- **TASK DETAILS**:
Copy the data as given. No line may be skipped.

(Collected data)
▬▬▬▬▬▬
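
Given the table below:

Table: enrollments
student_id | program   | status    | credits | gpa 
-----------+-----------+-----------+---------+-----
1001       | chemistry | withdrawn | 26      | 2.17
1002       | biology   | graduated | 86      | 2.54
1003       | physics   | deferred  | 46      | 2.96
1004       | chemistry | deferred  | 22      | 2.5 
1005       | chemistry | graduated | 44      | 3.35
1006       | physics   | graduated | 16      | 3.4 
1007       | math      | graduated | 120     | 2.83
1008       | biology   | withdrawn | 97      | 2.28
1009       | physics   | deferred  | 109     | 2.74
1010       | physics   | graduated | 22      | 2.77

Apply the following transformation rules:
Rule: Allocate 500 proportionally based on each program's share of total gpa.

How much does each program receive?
biology: 87.51, chemistry: 145.61, math: 51.38, physics: 215.5

Step 1: Calculate total gpa = 27.54
Step 2: Calculate each program's proportion:
  biology: 4.82/27.54 = 17.50% → 87.51
  chemistry: 8.02/27.54 = 29.12% → 145.61
  math: 2.83/27.54 = 10.28% → 51.38
  physics: 11.87/27.54 = 43.10% → 215.5
Step 3: Verify: sum of allocations ≈ 500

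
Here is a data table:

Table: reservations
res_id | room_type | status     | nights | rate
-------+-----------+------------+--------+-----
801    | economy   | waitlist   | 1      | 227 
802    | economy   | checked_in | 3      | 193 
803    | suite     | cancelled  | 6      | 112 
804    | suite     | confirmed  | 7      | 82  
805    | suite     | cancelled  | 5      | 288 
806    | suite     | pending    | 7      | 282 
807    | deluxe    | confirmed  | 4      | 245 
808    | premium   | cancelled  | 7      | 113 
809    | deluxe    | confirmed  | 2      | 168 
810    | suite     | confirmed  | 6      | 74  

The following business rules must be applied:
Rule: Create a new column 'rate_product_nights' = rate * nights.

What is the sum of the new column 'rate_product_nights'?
8017

Step 1: For each record, compute rate * nights
Example calculations:
  227 * 1 = 227
  193 * 3 = 579
  112 * 6 = 672
  ...
Step 2: Sum all derived values
Step 3: Total = 8017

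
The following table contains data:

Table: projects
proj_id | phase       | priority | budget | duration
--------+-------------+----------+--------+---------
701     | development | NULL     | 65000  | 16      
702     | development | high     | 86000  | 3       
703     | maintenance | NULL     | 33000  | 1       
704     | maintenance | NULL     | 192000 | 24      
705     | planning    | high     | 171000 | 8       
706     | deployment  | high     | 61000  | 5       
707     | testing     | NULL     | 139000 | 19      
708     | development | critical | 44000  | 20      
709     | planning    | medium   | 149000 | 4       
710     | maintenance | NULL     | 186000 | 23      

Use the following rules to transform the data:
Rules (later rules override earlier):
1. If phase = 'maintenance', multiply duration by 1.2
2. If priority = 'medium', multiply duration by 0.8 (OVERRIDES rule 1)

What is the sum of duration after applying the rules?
131.8

Step 1: Rule 2 takes priority for records with priority = 'medium'
  - 1 records: 4 × 0.8 = 3.2
Step 2: Rule 1 applies to remaining records with phase = 'maintenance'
  - 3 records: 48 × 1.2 = 57.6
Step 3: Other records unchanged: 71
Step 4: Final sum = 3.2 + 57.6 + 71 = 131.8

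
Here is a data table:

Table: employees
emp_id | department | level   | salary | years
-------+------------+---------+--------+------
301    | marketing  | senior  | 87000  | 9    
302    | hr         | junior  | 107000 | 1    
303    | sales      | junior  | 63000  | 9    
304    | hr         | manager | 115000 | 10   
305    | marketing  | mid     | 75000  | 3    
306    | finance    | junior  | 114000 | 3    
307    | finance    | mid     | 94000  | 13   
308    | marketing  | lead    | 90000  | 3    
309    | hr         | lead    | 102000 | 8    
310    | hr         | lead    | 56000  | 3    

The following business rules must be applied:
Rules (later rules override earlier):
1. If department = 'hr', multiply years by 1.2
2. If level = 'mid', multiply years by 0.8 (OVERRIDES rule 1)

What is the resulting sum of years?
63.2

Step 1: Rule 2 takes priority for records with level = 'mid'
  - 2 records: 16 × 0.8 = 12.8
Step 2: Rule 1 applies to remaining records with department = 'hr'
  - 4 records: 22 × 1.2 = 26.4
Step 3: Other records unchanged: 24
Step 4: Final sum = 12.8 + 26.4 + 24 = 63.2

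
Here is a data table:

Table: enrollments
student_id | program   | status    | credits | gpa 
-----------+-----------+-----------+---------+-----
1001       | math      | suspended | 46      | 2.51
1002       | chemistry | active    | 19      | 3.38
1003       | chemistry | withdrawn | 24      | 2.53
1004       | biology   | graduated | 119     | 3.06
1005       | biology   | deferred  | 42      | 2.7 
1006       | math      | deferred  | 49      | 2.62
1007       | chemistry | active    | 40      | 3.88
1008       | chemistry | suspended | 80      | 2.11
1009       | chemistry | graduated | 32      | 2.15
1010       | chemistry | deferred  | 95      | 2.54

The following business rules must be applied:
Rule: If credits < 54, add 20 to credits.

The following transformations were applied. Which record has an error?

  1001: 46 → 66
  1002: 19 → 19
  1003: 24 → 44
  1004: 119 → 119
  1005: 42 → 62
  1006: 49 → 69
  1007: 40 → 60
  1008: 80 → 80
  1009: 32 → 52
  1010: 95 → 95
Record 1002 has an error. The correct transformed value should be 39, not 19.

Step 1: Check each record against the rule
Step 2: Record 1002 has credits = 19
Step 3: Since 19 < 54, the bonus should have been applied
Step 4: Correct value = 39, but claimed value = 19
Conclusion: Record 1002 has the error.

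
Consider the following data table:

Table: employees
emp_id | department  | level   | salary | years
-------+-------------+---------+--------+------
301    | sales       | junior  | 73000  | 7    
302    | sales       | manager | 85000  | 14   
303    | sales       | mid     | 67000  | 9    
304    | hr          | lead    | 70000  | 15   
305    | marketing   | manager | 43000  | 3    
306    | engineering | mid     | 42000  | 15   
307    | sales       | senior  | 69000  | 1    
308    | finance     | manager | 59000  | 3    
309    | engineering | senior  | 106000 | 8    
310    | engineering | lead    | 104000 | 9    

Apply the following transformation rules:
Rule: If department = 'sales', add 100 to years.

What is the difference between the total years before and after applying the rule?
400

Step 1: Original sum of years = 84
Step 2: 4 records have department = 'sales'
Step 3: Each affected record changes by 100
Step 4: Total change = 4 × 100 = 400
Step 5: New sum = 84 + 400 = 484
Step 6: Difference = |484 - 84| = 400
        (Sum increased by 400)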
▬▬▬▬▬▬
- **EXERCISE ANSWER**:
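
Given the table below:

Table: enrollments
student_id | program   | status    | credits | gpa 
-----------+-----------+-----------+---------+-----
1001       | chemistry | withdrawn | 26      | 2.17
1002       | biology   | graduated | 86      | 2.54
1003       | physics   | deferred  | 46      | 2.96
1004       | chemistry | deferred  | 22      | 2.5 
1005       | chemistry | graduated | 44      | 3.35
1006       | physics   | graduated | 16      | 3.4 
1007       | math      | graduated | 120     | 2.83
1008       | biology   | withdrawn | 97      | 2.28
1009       | physics   | deferred  | 109     | 2.74
1010       | physics   | graduated | 22      | 2.77

Apply the following transformation rules:
Rule: Allocate 500 proportionally based on each program's share of total gpa.

How much does each program receive?
biology: 87.51, chemistry: 145.61, math: 51.38, physics: 215.5

Step 1: Calculate total gpa = 27.54
Step 2: Calculate each program's proportion:
  biology: 4.82/27.54 = 17.50% → 87.51
  chemistry: 8.02/27.54 = 29.12% → 145.61
  math: 2.83/27.54 = 10.28% → 51.38
  physics: 11.87/27.54 = 43.10% → 215.5
Step 3: Verify: sum of allocations ≈ 500

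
Here is a data table:

Table: reservations
res_id | room_type | status     | nights | rate
-------+-----------+------------+--------+-----
801    | economy   | waitlist   | 1      | 227 
802    | economy   | checked_in | 3      | 193 
803    | suite     | cancelled  | 6      | 112 
804    | suite     | confirmed  | 7      | 82  
805    | suite     | cancelled  | 5      | 288 
806    | suite     | pending    | 7      | 282 
807    | deluxe    | confirmed  | 4      | 245 
808    | premium   | cancelled  | 7      | 113 
809    | deluxe    | confirmed  | 2      | 168 
810    | suite     | confirmed  | 6      | 74  

The following business rules must be applied:
Rule: Create a new column 'rate_product_nights' = rate * nights.

What is the sum of the new column 'rate_product_nights'?
8017

Step 1: For each record, compute rate * nights
Example calculations:
  227 * 1 = 227
  193 * 3 = 579
  112 * 6 = 672
  ...
Step 2: Sum all derived values
Step 3: Total = 8017

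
The following table contains data:

Table: projects
proj_id | phase       | priority | budget | duration
--------+-------------+----------+--------+---------
701     | development | NULL     | 65000  | 16      
702     | development | high     | 86000  | 3       
703     | maintenance | NULL     | 33000  | 1       
704     | maintenance | NULL     | 192000 | 24      
705     | planning    | high     | 171000 | 8       
706     | deployment  | high     | 61000  | 5       
707     | testing     | NULL     | 139000 | 19      
708     | development | critical | 44000  | 20      
709     | planning    | medium   | 149000 | 4       
710     | maintenance | NULL     | 186000 | 23      

Use the following rules to transform the data:
Rules (later rules override earlier):
1. If phase = 'maintenance', multiply duration by 1.2
2. If priority = 'medium', multiply duration by 0.8 (OVERRIDES rule 1)

What is the sum of duration after applying the rules?
131.8

Step 1: Rule 2 takes priority for records with priority = 'medium'
  - 1 records: 4 × 0.8 = 3.2
Step 2: Rule 1 applies to remaining records with phase = 'maintenance'
  - 3 records: 48 × 1.2 = 57.6
Step 3: Other records unchanged: 71
Step 4: Final sum = 3.2 + 57.6 + 71 = 131.8

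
Here is a data table:

Table: employees
emp_id | department | level   | salary | years
-------+------------+---------+--------+------
301    | marketing  | senior  | 87000  | 9    
302    | hr         | junior  | 107000 | 1    
303    | sales      | junior  | 63000  | 9    
304    | hr         | manager | 115000 | 10   
305    | marketing  | mid     | 75000  | 3    
306    | finance    | junior  | 114000 | 3    
307    | finance    | mid     | 94000  | 13   
308    | marketing  | lead    | 90000  | 3    
309    | hr         | lead    | 102000 | 8    
310    | hr         | lead    | 56000  | 3    

The following business rules must be applied:
Rules (later rules override earlier):
1. If department = 'hr', multiply years by 1.2
2. If level = 'mid', multiply years by 0.8 (OVERRIDES rule 1)

What is the resulting sum of years?
63.2

Step 1: Rule 2 takes priority for records with level = 'mid'
  - 2 records: 16 × 0.8 = 12.8
Step 2: Rule 1 applies to remaining records with department = 'hr'
  - 4 records: 22 × 1.2 = 26.4
Step 3: Other records unchanged: 24
Step 4: Final sum = 12.8 + 26.4 + 24 = 63.2

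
Here is a data table:

Table: enrollments
student_id | program   | status    | credits | gpa 
-----------+-----------+-----------+---------+-----
1001       | math      | suspended | 46      | 2.51
1002       | chemistry | active    | 19      | 3.38
1003       | chemistry | withdrawn | 24      | 2.53
1004       | biology   | graduated | 119     | 3.06
1005       | biology   | deferred  | 42      | 2.7 
1006       | math      | deferred  | 49      | 2.62
1007       | chemistry | active    | 40      | 3.88
1008       | chemistry | suspended | 80      | 2.11
1009       | chemistry | graduated | 32      | 2.15
1010       | chemistry | deferred  | 95      | 2.54

The following business rules must be applied:
Rule: If credits < 54, add 20 to credits.

The following transformations were applied. Which record has an error?

  1001: 46 → 66
  1002: 19 → 19
  1003: 24 → 44
  1004: 119 → 119
  1005: 42 → 62
  1006: 49 → 69
  1007: 40 → 60
  1008: 80 → 80
  1009: 32 → 52
  1010: 95 → 95
Record 1002 has an error. The correct transformed value should be 39, not 19.

Step 1: Check each record against the rule
Step 2: Record 1002 has credits = 19
Step 3: Since 19 < 54, the bonus should have been applied
Step 4: Correct value = 39, but claimed value = 19
Conclusion: Record 1002 has the error.

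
Consider the following data table:

Table: employees
emp_id | department  | level   | salary | years
-------+-------------+---------+--------+------
301    | sales       | junior  | 73000  | 7    
302    | sales       | manager | 85000  | 14   
303    | sales       | mid     | 67000  | 9    
304    | hr          | lead    | 70000  | 15   
305    | marketing   | manager | 43000  | 3    
306    | engineering | mid     | 42000  | 15   
307    | sales       | senior  | 69000  | 1    
308    | finance     | manager | 59000  | 3    
309    | engineering | senior  | 106000 | 8    
310    | engineering | lead    | 104000 | 9    

Apply the following transformation rules:
Rule: If department = 'sales', add 100 to years.

What is the difference between the total years before and after applying the rule?
400

Step 1: Original sum of years = 84
Step 2: 4 records have department = 'sales'
Step 3: Each affected record changes by 100
Step 4: Total change = 4 × 100 = 400
Step 5: New sum = 84 + 400 = 484
Step 6: Difference = |484 - 84| = 400
        (Sum increased by 400)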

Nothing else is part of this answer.